#### What the task requires
Could you write out the whole listing exactly as it appears?

#### Records provided
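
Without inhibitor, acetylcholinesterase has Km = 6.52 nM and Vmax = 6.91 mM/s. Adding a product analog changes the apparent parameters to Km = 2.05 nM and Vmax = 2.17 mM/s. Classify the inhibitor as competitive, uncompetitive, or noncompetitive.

Both Km and Vmax decrease by the same factor (~3.18-fold) — characteristic of uncompetitive inhibition.

uncompetitive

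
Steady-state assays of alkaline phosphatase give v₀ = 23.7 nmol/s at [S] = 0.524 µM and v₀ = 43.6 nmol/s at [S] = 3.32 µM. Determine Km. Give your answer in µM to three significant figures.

0.620 µM

From v = Vmax[S]/(Km+[S]), each point gives Vmax = v(Km+[S])/[S].
Equating: 23.7(Km+0.524)/0.524 = 43.6(Km+3.32)/3.32.
45.23·Km + 23.7 = 13.13·Km + 43.6, so (45.23 − 13.13)·Km = 43.6 − 23.7.
Km = 19.90/32.10 = 0.620 µM; then Vmax = 23.7(0.620+0.524)/0.524 = 51.7 nmol/s.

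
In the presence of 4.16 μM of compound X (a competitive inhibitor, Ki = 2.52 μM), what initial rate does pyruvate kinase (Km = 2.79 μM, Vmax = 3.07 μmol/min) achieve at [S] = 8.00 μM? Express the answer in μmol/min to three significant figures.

α = 1 + [I]/Ki = 1 + 4.16/2.52 = 2.651.
For a competitive inhibitor, Vmax is unchanged and the apparent Km becomes α·Km: Km,app = 7.40 μM, Vmax,app = 3.07 μmol/min.
v = Vmax,app·[S]/(Km,app + [S]) = 3.07 × 8.00/(7.40 + 8.00) = 1.60 μmol/min.

1.60 μmol/min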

#### The completed task
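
Without inhibitor, acetylcholinesterase has Km = 6.52 nM and Vmax = 6.91 mM/s. Adding a product analog changes the apparent parameters to Km = 2.05 nM and Vmax = 2.17 mM/s. Classify the inhibitor as competitive, uncompetitive, or noncompetitive.

Both Km and Vmax decrease by the same factor (~3.18-fold) — characteristic of uncompetitive inhibition.

uncompetitive

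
Steady-state assays of alkaline phosphatase give v₀ = 23.7 nmol/s at [S] = 0.524 µM and v₀ = 43.6 nmol/s at [S] = 3.32 µM. Determine Km. Give your answer in µM to three significant figures.

0.620 µM

From v = Vmax[S]/(Km+[S]), each point gives Vmax = v(Km+[S])/[S].
Equating: 23.7(Km+0.524)/0.524 = 43.6(Km+3.32)/3.32.
45.23·Km + 23.7 = 13.13·Km + 43.6, so (45.23 − 13.13)·Km = 43.6 − 23.7.
Km = 19.90/32.10 = 0.620 µM; then Vmax = 23.7(0.620+0.524)/0.524 = 51.7 nmol/s.

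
In the presence of 4.16 μM of compound X (a competitive inhibitor, Ki = 2.52 μM), what initial rate does pyruvate kinase (Km = 2.79 μM, Vmax = 3.07 μmol/min) achieve at [S] = 8.00 μM? Express the answer in μmol/min to three significant figures.

α = 1 + [I]/Ki = 1 + 4.16/2.52 = 2.651.
For a competitive inhibitor, Vmax is unchanged and the apparent Km becomes α·Km: Km,app = 7.40 μM, Vmax,app = 3.07 μmol/min.
v = Vmax,app·[S]/(Km,app + [S]) = 3.07 × 8.00/(7.40 + 8.00) = 1.60 μmol/min.

1.60 μmol/min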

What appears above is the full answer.